Provided records ::
--

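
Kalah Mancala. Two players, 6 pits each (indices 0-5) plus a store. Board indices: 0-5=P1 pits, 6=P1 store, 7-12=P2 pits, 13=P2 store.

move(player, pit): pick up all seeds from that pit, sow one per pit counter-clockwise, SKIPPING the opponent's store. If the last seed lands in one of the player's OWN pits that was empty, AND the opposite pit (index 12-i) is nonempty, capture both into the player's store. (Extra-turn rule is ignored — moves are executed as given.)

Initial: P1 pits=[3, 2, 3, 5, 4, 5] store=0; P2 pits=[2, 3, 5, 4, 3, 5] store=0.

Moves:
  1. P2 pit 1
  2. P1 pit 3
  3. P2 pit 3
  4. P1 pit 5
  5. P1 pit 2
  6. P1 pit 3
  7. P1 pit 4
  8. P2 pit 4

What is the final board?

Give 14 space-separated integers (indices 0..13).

Answer: 5 4 1 1 1 1 8 1 3 8 2 0 7 2

Derivation:
Move 1: P2 pit1 -> P1=[3,2,3,5,4,5](0) P2=[2,0,6,5,4,5](0)
Move 2: P1 pit3 -> P1=[3,2,3,0,5,6](1) P2=[3,1,6,5,4,5](0)
Move 3: P2 pit3 -> P1=[4,3,3,0,5,6](1) P2=[3,1,6,0,5,6](1)
Move 4: P1 pit5 -> P1=[4,3,3,0,5,0](2) P2=[4,2,7,1,6,6](1)
Move 5: P1 pit2 -> P1=[4,3,0,1,6,0](7) P2=[0,2,7,1,6,6](1)
Move 6: P1 pit3 -> P1=[4,3,0,0,7,0](7) P2=[0,2,7,1,6,6](1)
Move 7: P1 pit4 -> P1=[4,3,0,0,0,1](8) P2=[1,3,8,2,7,6](1)
Move 8: P2 pit4 -> P1=[5,4,1,1,1,1](8) P2=[1,3,8,2,0,7](2)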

--

Exercise directions ::
Find how many lines in the listing above contain the word "store", then state that number by itself.

Output below ::
3